_TASK ITEM_.
Your task is to transcribe the entries below exactly, beginning with the line containing "How long, in" and ending with the final line, and to add nothing else.

_TASK MATERIAL_.

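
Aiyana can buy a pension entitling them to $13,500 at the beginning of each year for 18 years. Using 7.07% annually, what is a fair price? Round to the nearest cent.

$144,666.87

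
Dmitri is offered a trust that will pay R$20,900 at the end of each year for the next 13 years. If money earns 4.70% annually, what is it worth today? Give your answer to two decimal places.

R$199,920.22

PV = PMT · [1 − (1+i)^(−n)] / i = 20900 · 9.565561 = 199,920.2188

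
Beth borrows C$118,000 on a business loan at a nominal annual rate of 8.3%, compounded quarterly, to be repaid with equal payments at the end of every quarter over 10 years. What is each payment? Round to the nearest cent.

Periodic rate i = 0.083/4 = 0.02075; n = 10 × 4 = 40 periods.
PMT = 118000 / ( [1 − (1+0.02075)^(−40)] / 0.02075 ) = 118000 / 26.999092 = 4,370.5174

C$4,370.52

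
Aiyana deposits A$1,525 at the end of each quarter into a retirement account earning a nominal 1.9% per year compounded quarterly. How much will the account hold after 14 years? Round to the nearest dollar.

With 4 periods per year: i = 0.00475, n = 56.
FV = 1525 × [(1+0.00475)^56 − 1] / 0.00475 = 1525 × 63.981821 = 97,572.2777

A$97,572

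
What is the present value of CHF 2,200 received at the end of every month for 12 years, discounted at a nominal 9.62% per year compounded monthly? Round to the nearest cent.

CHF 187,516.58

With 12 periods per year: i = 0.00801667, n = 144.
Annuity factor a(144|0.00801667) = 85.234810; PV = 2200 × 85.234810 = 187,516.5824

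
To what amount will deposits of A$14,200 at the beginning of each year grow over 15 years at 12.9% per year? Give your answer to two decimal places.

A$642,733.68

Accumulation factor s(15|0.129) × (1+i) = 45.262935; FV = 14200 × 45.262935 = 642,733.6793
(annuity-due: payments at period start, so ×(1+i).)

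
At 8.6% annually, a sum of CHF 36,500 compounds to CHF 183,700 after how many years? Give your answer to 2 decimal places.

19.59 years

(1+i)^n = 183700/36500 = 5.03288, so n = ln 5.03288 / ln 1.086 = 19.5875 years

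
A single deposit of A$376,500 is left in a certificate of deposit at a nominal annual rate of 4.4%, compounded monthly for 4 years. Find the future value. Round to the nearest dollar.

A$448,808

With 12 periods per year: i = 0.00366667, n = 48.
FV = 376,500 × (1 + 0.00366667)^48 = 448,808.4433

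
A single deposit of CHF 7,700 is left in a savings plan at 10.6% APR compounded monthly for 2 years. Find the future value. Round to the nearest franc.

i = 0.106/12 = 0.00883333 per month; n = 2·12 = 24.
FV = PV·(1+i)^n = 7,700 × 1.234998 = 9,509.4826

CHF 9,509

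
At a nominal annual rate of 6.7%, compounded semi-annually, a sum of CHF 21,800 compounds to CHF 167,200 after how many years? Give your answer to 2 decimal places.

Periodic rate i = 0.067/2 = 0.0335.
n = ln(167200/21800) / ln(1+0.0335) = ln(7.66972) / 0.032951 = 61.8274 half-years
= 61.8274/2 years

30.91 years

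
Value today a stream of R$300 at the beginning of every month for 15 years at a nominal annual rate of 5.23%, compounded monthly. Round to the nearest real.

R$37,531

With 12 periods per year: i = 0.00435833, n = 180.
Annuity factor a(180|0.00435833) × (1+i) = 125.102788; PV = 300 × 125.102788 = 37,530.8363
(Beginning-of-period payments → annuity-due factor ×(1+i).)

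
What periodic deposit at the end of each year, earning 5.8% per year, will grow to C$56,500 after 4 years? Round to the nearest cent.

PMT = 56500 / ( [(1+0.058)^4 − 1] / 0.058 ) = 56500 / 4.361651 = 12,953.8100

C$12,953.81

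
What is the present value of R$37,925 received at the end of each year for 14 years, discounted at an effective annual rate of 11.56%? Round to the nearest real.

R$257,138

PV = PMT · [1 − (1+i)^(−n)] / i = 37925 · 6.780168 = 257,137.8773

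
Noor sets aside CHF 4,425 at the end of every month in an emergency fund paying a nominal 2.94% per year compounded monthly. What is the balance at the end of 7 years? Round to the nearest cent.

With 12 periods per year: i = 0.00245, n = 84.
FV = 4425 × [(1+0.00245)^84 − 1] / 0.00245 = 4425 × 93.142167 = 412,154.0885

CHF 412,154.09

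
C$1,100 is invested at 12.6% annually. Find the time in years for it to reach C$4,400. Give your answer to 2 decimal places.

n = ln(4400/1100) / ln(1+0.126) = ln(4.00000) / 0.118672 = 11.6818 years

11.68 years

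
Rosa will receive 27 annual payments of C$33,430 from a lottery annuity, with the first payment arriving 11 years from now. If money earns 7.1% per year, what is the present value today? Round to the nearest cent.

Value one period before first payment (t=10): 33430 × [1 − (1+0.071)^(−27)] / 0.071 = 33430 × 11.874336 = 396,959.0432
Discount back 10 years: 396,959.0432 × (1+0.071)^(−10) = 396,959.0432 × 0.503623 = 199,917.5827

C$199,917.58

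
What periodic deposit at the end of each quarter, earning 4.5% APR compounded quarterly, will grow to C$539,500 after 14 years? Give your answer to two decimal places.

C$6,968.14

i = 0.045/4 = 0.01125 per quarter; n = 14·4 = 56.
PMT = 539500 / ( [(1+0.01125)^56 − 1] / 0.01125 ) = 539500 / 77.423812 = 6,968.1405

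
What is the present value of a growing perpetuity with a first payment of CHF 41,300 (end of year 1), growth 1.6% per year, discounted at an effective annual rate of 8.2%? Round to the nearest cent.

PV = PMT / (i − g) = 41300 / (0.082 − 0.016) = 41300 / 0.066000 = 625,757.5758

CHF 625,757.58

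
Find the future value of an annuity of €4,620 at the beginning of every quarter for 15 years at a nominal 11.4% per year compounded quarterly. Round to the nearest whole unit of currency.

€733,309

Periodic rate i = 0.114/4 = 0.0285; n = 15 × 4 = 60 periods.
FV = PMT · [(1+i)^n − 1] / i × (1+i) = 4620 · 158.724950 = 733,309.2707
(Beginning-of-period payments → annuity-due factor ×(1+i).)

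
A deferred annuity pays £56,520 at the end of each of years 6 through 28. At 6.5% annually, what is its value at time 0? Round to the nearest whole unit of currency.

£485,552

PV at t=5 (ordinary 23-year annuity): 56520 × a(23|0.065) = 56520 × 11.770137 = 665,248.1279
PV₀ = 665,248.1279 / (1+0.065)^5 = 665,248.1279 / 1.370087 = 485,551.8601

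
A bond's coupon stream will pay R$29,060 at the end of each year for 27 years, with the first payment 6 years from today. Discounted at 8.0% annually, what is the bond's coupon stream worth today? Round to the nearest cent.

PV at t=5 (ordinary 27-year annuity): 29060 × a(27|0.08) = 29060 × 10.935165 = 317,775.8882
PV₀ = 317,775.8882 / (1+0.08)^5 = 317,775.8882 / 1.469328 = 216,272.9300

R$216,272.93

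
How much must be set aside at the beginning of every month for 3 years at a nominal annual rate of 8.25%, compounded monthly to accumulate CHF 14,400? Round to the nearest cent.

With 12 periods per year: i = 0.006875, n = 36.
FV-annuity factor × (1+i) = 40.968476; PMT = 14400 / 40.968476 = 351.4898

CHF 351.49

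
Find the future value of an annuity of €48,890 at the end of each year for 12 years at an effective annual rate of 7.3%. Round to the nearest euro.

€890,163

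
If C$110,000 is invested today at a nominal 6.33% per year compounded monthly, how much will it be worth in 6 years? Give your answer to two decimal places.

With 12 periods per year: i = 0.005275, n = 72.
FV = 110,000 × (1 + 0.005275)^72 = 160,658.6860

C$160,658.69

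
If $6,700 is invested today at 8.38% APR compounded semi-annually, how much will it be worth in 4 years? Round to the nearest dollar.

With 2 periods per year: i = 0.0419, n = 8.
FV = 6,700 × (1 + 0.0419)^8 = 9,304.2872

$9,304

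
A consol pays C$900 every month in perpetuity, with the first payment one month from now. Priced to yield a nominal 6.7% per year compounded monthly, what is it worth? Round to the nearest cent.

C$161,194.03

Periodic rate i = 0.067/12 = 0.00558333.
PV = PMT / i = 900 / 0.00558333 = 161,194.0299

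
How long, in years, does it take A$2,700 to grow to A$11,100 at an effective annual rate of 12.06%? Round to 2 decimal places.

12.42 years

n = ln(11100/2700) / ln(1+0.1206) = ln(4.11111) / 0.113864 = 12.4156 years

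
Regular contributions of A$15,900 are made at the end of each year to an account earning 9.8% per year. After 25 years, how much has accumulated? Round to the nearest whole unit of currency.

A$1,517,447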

_COMPLETED EXERCISE_.
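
How long, in years, does it take A$2,700 to grow to A$11,100 at an effective annual rate of 12.06%? Round to 2 decimal places.

12.42 years

n = ln(11100/2700) / ln(1+0.1206) = ln(4.11111) / 0.113864 = 12.4156 years

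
Regular contributions of A$15,900 are made at the end of each year to an account earning 9.8% per year. After 25 years, how much has accumulated? Round to the nearest whole unit of currency.

A$1,517,447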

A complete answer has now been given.